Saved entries
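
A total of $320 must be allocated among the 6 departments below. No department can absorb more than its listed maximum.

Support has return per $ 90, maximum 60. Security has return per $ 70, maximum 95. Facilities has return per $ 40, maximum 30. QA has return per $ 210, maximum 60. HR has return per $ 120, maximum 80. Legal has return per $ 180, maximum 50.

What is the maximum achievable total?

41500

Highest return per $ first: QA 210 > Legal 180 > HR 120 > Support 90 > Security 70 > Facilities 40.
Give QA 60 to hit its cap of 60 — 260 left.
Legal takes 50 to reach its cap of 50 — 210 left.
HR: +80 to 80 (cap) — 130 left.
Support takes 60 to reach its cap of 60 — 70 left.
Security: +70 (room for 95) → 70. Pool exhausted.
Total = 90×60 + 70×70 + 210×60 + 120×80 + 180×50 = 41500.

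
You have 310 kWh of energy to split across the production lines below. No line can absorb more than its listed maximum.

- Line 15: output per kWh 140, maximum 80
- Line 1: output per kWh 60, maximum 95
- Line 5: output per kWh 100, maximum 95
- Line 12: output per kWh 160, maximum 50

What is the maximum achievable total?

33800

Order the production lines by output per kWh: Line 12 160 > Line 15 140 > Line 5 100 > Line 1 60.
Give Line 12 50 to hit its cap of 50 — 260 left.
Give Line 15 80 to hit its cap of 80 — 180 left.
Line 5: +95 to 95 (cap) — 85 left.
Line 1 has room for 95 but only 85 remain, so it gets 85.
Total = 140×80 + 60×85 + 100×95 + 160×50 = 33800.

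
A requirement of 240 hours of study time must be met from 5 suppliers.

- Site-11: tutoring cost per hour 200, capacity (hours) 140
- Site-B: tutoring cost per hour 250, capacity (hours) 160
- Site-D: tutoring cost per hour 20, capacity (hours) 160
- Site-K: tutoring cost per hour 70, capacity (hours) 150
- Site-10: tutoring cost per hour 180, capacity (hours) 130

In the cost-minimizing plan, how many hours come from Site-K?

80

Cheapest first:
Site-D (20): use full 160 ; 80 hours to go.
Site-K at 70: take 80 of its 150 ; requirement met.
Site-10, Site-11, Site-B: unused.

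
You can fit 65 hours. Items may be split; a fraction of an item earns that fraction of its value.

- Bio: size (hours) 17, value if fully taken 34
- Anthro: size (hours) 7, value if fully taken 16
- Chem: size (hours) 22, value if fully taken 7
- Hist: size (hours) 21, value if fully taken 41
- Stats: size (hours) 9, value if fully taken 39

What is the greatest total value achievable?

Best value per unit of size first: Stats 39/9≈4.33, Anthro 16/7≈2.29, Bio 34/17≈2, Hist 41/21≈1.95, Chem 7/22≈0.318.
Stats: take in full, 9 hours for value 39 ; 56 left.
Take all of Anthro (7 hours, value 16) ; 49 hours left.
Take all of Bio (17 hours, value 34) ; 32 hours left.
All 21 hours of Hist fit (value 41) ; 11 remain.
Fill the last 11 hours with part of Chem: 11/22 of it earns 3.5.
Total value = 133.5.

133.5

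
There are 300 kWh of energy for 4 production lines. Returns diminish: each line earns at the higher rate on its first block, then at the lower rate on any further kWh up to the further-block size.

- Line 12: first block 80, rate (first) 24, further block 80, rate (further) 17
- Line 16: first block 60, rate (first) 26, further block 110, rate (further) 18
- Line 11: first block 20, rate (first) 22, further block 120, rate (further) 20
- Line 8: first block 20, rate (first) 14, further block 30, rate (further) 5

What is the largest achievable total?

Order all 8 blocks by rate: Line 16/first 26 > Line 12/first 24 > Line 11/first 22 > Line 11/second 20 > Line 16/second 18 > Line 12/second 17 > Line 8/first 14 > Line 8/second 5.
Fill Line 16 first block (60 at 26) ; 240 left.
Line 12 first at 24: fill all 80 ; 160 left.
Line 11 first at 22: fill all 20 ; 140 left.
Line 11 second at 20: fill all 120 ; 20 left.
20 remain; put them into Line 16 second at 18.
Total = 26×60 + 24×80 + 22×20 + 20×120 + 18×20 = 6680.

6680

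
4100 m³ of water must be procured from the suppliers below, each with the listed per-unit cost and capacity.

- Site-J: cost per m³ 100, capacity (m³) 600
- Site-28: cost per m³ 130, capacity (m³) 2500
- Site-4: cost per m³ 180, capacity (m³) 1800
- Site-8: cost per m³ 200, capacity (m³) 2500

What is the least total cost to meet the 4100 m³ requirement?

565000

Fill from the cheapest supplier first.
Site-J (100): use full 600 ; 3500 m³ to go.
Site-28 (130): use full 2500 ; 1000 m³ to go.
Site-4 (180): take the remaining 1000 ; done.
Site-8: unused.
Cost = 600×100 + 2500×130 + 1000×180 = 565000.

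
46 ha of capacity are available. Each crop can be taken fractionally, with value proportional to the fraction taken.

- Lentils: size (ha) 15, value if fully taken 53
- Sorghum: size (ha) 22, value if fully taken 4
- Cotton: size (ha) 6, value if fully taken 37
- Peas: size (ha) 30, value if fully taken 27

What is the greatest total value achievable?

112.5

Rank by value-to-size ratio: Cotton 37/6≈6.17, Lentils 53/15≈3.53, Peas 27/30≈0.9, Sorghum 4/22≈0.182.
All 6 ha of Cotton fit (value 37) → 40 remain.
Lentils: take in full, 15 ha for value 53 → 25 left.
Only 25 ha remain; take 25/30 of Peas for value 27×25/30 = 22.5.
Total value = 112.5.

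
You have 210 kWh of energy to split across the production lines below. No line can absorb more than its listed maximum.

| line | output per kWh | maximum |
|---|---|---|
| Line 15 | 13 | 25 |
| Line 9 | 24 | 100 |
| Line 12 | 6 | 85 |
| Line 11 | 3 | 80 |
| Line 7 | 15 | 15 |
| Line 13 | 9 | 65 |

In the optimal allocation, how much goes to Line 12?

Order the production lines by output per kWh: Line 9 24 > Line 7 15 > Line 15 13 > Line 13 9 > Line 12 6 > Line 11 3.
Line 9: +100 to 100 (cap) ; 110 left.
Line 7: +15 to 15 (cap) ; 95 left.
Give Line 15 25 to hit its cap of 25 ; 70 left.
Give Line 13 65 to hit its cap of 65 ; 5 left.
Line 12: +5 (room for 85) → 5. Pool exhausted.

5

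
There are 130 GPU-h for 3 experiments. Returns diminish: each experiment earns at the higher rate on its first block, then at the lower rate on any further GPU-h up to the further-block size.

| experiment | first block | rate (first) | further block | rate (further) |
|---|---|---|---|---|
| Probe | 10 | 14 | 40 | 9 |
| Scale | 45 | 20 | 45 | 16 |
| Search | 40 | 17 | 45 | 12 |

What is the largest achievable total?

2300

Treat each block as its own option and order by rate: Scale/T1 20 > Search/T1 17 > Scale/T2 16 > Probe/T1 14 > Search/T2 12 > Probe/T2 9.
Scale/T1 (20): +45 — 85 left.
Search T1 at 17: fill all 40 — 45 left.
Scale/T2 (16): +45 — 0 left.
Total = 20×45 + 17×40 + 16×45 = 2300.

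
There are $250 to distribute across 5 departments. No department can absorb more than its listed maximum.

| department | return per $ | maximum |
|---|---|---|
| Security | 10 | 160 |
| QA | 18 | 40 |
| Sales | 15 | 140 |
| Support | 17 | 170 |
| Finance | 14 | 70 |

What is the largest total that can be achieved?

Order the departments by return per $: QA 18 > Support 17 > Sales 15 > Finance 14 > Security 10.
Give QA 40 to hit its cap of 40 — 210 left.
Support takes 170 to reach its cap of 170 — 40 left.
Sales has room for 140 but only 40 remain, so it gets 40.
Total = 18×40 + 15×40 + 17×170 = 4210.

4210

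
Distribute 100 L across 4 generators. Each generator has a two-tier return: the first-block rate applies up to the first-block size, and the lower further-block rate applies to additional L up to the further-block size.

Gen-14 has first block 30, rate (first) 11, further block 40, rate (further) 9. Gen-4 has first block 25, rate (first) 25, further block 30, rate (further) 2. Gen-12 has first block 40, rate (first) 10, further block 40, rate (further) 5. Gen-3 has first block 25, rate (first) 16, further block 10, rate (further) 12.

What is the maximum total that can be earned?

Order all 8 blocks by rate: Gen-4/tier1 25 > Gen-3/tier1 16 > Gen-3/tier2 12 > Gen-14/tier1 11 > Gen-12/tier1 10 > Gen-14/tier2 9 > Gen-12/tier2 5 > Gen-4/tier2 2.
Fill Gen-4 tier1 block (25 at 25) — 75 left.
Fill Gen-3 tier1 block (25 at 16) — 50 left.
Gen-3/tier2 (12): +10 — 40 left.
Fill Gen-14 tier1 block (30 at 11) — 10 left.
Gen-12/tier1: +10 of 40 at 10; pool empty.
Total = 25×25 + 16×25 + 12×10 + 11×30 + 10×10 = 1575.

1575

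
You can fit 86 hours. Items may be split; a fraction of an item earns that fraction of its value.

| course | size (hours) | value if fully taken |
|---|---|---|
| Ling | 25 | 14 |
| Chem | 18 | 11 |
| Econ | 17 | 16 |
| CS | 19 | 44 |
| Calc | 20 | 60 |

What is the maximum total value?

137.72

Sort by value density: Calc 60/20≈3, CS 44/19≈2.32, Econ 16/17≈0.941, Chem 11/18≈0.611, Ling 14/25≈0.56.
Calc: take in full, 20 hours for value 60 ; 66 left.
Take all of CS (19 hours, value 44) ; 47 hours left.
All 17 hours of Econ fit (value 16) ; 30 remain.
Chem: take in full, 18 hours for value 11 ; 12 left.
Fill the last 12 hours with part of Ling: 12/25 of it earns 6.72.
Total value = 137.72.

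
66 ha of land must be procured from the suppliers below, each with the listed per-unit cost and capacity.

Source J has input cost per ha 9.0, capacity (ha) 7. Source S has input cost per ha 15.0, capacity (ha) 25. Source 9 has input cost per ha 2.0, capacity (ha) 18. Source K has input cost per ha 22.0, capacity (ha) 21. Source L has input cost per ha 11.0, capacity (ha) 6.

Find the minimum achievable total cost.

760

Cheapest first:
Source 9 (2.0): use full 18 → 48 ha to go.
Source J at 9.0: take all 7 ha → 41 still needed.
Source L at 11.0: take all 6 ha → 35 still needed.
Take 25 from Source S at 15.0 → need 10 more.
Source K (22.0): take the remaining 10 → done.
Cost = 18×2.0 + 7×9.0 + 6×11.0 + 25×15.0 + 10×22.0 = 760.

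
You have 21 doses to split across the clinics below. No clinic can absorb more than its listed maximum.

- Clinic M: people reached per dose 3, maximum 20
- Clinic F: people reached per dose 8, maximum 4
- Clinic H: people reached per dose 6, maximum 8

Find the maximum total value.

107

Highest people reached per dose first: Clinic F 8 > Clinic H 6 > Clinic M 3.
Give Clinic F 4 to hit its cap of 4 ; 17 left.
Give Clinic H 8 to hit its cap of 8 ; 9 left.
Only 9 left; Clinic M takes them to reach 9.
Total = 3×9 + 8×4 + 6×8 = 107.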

---

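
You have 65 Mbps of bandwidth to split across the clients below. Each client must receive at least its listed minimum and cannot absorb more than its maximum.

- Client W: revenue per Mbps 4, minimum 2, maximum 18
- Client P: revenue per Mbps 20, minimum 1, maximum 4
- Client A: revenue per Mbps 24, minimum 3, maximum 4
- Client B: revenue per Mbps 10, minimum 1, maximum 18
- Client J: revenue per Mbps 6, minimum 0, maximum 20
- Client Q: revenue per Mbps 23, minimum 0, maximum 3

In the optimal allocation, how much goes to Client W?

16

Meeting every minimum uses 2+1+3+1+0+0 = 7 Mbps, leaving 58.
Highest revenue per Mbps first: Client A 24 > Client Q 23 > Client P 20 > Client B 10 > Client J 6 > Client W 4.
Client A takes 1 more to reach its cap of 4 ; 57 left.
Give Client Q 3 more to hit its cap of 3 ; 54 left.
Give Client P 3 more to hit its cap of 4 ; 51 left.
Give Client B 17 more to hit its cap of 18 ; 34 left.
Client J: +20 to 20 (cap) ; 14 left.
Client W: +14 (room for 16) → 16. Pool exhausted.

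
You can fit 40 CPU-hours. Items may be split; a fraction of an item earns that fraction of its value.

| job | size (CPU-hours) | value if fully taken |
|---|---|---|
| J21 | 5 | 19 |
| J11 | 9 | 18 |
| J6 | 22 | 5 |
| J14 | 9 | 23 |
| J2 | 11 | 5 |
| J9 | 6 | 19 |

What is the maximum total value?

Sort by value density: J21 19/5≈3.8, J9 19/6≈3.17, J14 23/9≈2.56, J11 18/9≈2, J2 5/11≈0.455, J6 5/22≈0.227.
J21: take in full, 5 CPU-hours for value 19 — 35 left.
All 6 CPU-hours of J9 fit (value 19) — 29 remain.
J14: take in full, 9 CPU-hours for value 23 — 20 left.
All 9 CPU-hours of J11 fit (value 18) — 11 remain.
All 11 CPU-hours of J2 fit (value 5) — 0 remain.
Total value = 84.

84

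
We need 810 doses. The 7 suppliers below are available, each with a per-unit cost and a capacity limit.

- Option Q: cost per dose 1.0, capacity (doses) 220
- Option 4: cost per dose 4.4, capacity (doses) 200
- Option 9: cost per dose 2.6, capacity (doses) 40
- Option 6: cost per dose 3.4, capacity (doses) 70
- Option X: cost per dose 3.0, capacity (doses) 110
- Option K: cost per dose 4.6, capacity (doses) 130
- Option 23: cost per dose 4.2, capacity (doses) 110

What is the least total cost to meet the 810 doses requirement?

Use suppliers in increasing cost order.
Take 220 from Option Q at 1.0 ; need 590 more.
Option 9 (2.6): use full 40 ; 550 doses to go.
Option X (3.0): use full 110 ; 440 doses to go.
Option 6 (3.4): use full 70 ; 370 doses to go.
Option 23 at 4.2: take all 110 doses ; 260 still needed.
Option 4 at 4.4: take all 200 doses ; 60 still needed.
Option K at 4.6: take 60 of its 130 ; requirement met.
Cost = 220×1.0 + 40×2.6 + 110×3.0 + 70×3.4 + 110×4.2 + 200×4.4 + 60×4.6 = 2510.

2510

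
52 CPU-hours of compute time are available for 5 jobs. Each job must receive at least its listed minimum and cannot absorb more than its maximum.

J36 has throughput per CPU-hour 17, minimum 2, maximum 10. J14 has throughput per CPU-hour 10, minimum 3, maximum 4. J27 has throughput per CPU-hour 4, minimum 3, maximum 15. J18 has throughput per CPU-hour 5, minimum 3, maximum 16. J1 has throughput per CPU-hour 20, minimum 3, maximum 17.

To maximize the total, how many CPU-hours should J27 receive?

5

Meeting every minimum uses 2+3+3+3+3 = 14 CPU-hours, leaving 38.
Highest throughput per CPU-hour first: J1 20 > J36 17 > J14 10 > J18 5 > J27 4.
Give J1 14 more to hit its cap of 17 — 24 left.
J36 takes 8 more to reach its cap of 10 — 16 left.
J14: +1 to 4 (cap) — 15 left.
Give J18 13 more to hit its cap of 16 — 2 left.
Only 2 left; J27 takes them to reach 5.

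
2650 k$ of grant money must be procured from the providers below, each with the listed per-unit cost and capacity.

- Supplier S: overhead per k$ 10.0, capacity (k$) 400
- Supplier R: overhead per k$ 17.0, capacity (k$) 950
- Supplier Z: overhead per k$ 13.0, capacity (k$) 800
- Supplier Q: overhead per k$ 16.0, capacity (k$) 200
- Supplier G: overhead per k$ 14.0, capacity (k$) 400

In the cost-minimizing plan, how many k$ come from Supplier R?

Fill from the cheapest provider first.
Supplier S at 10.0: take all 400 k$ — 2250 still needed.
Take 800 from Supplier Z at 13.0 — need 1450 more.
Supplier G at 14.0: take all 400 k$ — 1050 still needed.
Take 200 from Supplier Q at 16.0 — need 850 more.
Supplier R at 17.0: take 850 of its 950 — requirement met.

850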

---

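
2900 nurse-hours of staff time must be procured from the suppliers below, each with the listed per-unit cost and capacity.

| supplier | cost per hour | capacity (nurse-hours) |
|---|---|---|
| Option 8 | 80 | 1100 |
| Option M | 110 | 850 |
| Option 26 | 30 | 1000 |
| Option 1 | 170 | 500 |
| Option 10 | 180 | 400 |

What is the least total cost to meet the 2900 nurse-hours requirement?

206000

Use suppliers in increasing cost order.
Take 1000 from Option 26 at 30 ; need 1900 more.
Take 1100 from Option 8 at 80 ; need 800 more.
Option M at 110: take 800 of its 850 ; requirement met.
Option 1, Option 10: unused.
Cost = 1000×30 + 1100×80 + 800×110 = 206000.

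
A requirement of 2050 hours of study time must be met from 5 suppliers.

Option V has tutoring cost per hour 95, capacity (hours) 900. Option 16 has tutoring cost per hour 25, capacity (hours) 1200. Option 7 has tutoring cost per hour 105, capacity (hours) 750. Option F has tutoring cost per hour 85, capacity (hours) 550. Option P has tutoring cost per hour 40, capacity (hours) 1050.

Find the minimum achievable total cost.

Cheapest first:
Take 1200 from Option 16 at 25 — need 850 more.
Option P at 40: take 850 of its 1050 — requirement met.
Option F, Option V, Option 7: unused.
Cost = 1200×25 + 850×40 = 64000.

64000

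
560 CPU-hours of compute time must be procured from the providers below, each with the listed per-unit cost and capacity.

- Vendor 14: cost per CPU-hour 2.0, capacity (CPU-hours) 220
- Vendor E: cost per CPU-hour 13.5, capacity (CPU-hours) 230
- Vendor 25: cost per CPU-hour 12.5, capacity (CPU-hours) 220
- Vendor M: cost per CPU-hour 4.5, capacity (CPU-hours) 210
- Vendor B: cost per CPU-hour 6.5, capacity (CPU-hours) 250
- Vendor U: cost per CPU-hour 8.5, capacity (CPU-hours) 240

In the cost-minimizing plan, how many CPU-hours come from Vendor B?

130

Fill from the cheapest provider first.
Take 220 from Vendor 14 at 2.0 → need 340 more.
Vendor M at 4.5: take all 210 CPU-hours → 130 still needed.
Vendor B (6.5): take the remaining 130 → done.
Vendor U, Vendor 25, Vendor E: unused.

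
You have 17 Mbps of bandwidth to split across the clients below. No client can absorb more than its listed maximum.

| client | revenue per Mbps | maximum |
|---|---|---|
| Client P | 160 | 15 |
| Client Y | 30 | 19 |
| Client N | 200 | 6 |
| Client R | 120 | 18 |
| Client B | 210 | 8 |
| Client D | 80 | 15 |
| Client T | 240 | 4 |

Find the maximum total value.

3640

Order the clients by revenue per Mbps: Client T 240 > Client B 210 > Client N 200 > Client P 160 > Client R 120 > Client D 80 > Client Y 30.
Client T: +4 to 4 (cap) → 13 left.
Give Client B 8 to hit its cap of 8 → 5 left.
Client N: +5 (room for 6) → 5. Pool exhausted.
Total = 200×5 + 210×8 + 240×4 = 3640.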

● ABOUT THIS TASK
Among the records above, only the lines between the line holding "A total of $320" and the line holding "Support has return", inclusive, are to be output, exactly as written.

● EXERCISE RESPONSE
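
A total of $320 must be allocated among the 6 departments below. No department can absorb more than its listed maximum.

Support has return per $ 90, maximum 60. Security has return per $ 70, maximum 95. Facilities has return per $ 40, maximum 30. QA has return per $ 210, maximum 60. HR has return per $ 120, maximum 80. Legal has return per $ 180, maximum 50.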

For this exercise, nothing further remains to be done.